=== SUPPLIED DATA ===

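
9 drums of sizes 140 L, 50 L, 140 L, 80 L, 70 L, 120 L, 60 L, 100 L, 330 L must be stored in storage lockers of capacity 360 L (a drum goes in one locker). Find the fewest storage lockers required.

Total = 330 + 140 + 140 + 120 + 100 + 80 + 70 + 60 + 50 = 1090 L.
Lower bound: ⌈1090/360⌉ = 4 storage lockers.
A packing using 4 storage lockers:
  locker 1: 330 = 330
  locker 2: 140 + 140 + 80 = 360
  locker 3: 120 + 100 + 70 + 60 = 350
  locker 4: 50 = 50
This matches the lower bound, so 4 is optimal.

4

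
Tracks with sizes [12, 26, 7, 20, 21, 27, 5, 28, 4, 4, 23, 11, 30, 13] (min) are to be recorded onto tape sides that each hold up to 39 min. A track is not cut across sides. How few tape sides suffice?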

===
=== SUPPLIED DATA ===

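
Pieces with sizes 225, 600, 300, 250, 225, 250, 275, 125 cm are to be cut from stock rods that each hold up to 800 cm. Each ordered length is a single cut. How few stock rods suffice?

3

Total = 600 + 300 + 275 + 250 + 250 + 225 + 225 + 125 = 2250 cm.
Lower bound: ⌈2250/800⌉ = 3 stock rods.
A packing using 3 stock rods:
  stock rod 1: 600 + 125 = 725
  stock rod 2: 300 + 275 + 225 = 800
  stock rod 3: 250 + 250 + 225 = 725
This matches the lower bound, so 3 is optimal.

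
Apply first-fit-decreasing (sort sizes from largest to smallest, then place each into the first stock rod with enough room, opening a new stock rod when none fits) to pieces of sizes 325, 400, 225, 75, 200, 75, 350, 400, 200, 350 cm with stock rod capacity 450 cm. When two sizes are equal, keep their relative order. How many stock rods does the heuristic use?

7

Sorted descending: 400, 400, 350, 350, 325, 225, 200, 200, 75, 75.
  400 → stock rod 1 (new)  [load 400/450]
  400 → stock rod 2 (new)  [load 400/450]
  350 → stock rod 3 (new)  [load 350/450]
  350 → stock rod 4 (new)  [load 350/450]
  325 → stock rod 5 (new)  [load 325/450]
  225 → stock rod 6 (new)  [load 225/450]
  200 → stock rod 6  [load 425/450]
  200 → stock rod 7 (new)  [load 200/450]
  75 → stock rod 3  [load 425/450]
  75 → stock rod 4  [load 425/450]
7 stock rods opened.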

===

▸ **TASK DETAILS**
From the records above, give again exactly the lines running from the line with "9 drums of sizes" to the line with "Tracks with sizes", inclusive.

▸ **COMPLETED EXERCISE**
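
9 drums of sizes 140 L, 50 L, 140 L, 80 L, 70 L, 120 L, 60 L, 100 L, 330 L must be stored in storage lockers of capacity 360 L (a drum goes in one locker). Find the fewest storage lockers required.

Total = 330 + 140 + 140 + 120 + 100 + 80 + 70 + 60 + 50 = 1090 L.
Lower bound: ⌈1090/360⌉ = 4 storage lockers.
A packing using 4 storage lockers:
  locker 1: 330 = 330
  locker 2: 140 + 140 + 80 = 360
  locker 3: 120 + 100 + 70 + 60 = 350
  locker 4: 50 = 50
This matches the lower bound, so 4 is optimal.

4

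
Tracks with sizes [12, 26, 7, 20, 21, 27, 5, 28, 4, 4, 23, 11, 30, 13] (min) are to be recorded onto tape sides that each hold up to 39 min. A track is not cut across sides. How few tape sides suffice?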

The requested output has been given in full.